#### [WHAT IS BEING ASKED]
Scan the records for lines with the word "firmus", and copy every such line.

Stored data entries
= = = = = = =

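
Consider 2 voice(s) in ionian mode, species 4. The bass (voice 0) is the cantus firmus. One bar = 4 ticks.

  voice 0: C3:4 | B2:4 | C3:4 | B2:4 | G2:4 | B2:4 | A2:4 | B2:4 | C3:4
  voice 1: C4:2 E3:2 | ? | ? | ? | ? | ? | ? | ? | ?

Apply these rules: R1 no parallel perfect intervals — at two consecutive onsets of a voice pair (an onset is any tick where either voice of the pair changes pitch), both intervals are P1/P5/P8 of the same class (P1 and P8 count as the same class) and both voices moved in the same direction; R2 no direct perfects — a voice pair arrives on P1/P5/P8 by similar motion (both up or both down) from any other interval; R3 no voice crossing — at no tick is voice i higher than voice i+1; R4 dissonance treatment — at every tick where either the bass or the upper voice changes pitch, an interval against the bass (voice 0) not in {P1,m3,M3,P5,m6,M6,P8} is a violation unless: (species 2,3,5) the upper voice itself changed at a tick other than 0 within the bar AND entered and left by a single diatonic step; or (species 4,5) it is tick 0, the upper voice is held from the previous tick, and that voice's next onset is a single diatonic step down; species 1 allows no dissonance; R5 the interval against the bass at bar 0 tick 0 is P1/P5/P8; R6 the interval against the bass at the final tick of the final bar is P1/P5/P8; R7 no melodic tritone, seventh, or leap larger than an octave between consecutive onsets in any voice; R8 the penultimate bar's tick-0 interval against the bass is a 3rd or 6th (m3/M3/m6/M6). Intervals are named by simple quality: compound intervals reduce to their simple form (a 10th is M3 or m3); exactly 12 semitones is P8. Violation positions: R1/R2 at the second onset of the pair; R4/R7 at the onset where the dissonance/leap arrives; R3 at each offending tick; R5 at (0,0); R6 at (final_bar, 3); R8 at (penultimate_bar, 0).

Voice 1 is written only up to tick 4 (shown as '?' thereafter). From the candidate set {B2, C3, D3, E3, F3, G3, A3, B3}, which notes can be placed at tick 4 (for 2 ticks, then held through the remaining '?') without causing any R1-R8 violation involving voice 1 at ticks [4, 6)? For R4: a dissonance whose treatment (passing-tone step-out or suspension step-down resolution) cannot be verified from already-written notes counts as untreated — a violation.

{B3, D3, G3}

B2: violates R2
C3: violates R4
D3: legal
E3: violates R4
F3: violates R4
G3: legal
A3: violates R4
B3: legal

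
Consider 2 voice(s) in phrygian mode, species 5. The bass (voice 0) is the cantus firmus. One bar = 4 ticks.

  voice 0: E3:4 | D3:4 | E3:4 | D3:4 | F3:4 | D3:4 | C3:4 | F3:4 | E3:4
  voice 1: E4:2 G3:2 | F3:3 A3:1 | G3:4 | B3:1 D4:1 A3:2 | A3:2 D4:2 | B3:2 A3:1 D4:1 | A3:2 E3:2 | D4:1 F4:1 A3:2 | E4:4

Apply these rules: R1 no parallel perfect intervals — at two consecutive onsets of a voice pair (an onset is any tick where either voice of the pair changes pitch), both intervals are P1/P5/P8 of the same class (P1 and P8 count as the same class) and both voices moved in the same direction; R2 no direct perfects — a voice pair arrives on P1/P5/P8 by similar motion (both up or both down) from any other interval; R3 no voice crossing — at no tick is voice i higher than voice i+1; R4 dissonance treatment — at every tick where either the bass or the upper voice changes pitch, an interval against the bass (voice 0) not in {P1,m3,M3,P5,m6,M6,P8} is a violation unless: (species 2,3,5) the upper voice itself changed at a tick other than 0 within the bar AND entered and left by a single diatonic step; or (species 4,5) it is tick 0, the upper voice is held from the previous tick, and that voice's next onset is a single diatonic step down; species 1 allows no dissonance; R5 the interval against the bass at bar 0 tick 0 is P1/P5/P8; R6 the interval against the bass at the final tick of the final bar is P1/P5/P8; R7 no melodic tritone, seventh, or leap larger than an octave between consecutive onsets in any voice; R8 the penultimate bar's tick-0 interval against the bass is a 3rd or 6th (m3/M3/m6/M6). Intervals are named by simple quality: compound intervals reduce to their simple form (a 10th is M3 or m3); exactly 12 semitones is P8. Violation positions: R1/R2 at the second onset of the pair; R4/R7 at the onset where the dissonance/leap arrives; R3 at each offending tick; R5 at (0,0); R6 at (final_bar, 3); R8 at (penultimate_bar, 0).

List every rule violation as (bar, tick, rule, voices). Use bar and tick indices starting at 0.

bar 0: v0=E3 v1=E4 downbeat P8
bar 1: v0=D3 v1=F3 downbeat m3
bar 2: v0=E3 v1=G3 downbeat m3
bar 3: v0=D3 v1=B3 downbeat M6
bar 4: v0=F3 v1=A3 downbeat M3
bar 5: v0=D3 v1=B3 downbeat M6
bar 6: v0=C3 v1=A3 downbeat M6
bar 7: v0=F3 v1=D4 downbeat M6
bar 8: v0=E3 v1=E4 downbeat P8
  -> R7 @ bar 7 tick 0 v(1,): E3->D4 leap 10st

(7, 0, R7, (1,))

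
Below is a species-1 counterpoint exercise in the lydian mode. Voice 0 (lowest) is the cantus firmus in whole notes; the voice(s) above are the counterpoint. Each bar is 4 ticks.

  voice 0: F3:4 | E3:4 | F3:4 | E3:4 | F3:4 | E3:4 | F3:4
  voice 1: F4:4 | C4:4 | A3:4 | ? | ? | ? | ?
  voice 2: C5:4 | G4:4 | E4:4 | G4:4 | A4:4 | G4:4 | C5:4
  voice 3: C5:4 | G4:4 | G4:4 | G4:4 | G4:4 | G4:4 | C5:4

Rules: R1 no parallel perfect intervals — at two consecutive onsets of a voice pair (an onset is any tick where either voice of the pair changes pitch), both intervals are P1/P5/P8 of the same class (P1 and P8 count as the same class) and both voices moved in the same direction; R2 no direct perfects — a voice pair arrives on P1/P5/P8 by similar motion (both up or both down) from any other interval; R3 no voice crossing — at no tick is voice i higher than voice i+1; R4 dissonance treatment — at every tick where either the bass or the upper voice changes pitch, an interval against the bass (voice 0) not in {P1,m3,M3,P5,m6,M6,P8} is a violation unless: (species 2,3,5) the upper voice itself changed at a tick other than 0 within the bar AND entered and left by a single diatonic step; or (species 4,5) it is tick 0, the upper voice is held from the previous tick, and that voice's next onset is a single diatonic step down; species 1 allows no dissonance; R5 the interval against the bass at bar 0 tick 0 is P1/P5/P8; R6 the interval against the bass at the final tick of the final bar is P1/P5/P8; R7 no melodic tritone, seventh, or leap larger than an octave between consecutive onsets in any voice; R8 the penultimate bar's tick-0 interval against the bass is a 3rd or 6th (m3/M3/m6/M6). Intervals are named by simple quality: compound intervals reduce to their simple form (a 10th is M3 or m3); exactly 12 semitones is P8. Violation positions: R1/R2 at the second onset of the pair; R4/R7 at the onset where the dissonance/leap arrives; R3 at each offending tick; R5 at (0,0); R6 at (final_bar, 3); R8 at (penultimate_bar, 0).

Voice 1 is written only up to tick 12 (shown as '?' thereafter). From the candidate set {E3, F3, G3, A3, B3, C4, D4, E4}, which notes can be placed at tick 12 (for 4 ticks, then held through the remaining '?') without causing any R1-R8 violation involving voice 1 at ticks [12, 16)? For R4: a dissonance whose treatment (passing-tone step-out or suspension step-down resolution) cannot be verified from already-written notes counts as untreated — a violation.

E3: violates R2
F3: violates R4
G3: legal
A3: violates R4
B3: legal
C4: violates R1
D4: violates R4
E4: legal

{B3, E4, G3}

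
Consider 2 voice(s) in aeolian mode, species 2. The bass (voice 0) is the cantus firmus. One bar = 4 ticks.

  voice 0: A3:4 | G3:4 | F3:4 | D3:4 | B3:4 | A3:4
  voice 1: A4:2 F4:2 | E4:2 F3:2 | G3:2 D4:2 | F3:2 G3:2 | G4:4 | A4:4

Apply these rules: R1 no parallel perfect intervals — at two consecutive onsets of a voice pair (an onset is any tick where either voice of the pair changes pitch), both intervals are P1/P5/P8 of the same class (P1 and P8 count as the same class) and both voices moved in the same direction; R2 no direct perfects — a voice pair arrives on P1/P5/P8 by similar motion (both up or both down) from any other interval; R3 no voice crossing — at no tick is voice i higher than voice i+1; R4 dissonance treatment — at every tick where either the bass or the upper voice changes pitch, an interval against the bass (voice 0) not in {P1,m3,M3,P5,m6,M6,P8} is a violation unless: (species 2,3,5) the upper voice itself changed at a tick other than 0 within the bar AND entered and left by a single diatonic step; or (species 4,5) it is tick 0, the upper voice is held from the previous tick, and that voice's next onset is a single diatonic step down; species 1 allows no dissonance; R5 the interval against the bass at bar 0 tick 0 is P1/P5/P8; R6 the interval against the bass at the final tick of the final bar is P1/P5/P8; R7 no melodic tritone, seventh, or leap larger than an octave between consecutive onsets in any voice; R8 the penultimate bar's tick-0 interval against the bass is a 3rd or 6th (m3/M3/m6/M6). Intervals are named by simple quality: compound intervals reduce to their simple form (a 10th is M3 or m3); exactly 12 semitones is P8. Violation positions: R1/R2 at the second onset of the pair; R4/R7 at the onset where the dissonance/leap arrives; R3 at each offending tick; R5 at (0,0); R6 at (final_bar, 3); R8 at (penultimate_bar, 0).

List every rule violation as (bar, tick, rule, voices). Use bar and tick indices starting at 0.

(1, 2, R3, (0, 1))
(1, 2, R4, (0, 1))
(1, 2, R7, (1,))
(1, 3, R3, (0, 1))
(2, 0, R4, (0, 1))
(3, 2, R4, (0, 1))

bar 0: v0=A3 v1=A4 downbeat P8
bar 1: v0=G3 v1=E4 downbeat M6
bar 2: v0=F3 v1=G3 downbeat M2
bar 3: v0=D3 v1=F3 downbeat m3
bar 4: v0=B3 v1=G4 downbeat m6
bar 5: v0=A3 v1=A4 downbeat P8
  -> R3 @ bar 1 tick 2 v(0, 1): G3 above F3
  -> R4 @ bar 1 tick 2 v(0, 1): G3/F3 M2 untreated
  -> R7 @ bar 1 tick 2 v(1,): E4->F3 leap 11st
  -> R3 @ bar 1 tick 3 v(0, 1): G3 above F3
  -> R4 @ bar 2 tick 0 v(0, 1): F3/G3 M2 untreated
  -> R4 @ bar 3 tick 2 v(0, 1): D3/G3 P4 untreated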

= = = = = = =

#### [RESPONSE BOX]
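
Consider 2 voice(s) in ionian mode, species 4. The bass (voice 0) is the cantus firmus. One bar = 4 ticks.
Consider 2 voice(s) in phrygian mode, species 5. The bass (voice 0) is the cantus firmus. One bar = 4 ticks.
Below is a species-1 counterpoint exercise in the lydian mode. Voice 0 (lowest) is the cantus firmus in whole notes; the voice(s) above are the counterpoint. Each bar is 4 ticks.
Consider 2 voice(s) in aeolian mode, species 2. The bass (voice 0) is the cantus firmus. One bar = 4 ticks.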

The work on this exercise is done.